▶ **What the task asks**: Copy out each line of the data that includes the string "registers".

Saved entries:
- - -

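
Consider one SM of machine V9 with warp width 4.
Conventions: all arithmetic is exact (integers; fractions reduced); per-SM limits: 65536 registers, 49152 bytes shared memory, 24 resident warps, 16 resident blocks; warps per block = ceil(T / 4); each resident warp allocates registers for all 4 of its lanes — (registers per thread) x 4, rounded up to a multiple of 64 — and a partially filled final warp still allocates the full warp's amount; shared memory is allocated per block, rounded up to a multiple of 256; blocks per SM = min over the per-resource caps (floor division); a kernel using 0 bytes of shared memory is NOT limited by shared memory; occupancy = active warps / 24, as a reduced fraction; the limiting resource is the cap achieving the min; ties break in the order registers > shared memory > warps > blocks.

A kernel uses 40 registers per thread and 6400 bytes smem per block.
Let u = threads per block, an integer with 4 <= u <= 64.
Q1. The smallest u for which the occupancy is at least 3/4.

Answer: u = 9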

- - -

▶ **Answer to this exercise**:
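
Conventions: all arithmetic is exact (integers; fractions reduced); per-SM limits: 65536 registers, 49152 bytes shared memory, 24 resident warps, 16 resident blocks; warps per block = ceil(T / 4); each resident warp allocates registers for all 4 of its lanes — (registers per thread) x 4, rounded up to a multiple of 64 — and a partially filled final warp still allocates the full warp's amount; shared memory is allocated per block, rounded up to a multiple of 256; blocks per SM = min over the per-resource caps (floor division); a kernel using 0 bytes of shared memory is NOT limited by shared memory; occupancy = active warps / 24, as a reduced fraction; the limiting resource is the cap achieving the min; ties break in the order registers > shared memory > warps > blocks.
A kernel uses 40 registers per thread and 6400 bytes smem per block.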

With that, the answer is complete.